## Data

══════

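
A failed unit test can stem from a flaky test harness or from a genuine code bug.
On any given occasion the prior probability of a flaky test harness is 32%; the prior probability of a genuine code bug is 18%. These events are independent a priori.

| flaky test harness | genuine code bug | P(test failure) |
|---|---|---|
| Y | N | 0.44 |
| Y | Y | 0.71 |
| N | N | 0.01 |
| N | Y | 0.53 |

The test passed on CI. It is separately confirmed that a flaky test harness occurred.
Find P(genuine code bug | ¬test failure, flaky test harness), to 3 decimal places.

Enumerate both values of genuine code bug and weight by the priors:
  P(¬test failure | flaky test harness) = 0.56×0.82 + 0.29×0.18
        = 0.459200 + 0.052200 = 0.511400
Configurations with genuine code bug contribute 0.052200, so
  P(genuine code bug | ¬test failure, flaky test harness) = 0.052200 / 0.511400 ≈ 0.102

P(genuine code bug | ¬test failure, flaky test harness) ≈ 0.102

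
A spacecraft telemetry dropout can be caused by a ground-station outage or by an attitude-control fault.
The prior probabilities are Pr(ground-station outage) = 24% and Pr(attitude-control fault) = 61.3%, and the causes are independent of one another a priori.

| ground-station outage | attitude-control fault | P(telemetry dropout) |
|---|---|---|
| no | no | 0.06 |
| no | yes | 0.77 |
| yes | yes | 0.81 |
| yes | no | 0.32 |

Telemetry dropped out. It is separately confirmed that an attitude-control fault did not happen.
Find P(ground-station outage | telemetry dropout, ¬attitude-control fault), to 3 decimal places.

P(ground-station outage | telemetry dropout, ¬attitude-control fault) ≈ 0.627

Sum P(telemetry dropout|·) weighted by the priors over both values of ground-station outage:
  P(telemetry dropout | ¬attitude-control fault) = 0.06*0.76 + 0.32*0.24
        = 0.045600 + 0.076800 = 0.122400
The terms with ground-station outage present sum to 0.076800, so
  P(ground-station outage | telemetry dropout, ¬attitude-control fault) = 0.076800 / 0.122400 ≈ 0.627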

══════

## Problem
Return a copy of each line in the records above that has "confirmed" in it.

## Output for this exercise
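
The test passed on CI. It is separately confirmed that a flaky test harness occurred.
Telemetry dropped out. It is separately confirmed that an attitude-control fault did not happen.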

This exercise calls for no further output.